### EXERCISE DESCRIPTION
Would you reproduce the entries that follow exactly as they appear?

━━━━━━━━━━━━━━━━━━━━━━━━━━━━━━

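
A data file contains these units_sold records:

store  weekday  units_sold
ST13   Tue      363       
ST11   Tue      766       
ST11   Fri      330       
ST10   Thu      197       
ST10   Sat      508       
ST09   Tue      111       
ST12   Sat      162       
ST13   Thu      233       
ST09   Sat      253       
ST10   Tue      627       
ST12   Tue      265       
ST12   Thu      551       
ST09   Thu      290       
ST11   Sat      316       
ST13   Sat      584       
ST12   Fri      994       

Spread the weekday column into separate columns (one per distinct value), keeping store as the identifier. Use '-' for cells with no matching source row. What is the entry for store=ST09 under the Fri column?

-

No long-format row has store=ST09 and weekday=Fri, so the cell is -.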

━━━━━━━━━━━━━━━━━━━━━━━━━━━━━━

### WORKED SOLUTION
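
A data file contains these units_sold records:

store  weekday  units_sold
ST13   Tue      363       
ST11   Tue      766       
ST11   Fri      330       
ST10   Thu      197       
ST10   Sat      508       
ST09   Tue      111       
ST12   Sat      162       
ST13   Thu      233       
ST09   Sat      253       
ST10   Tue      627       
ST12   Tue      265       
ST12   Thu      551       
ST09   Thu      290       
ST11   Sat      316       
ST13   Sat      584       
ST12   Fri      994       

Spread the weekday column into separate columns (one per distinct value), keeping store as the identifier. Use '-' for cells with no matching source row. What is the entry for store=ST09 under the Fri column?

-

No long-format row has store=ST09 and weekday=Fri, so the cell is -.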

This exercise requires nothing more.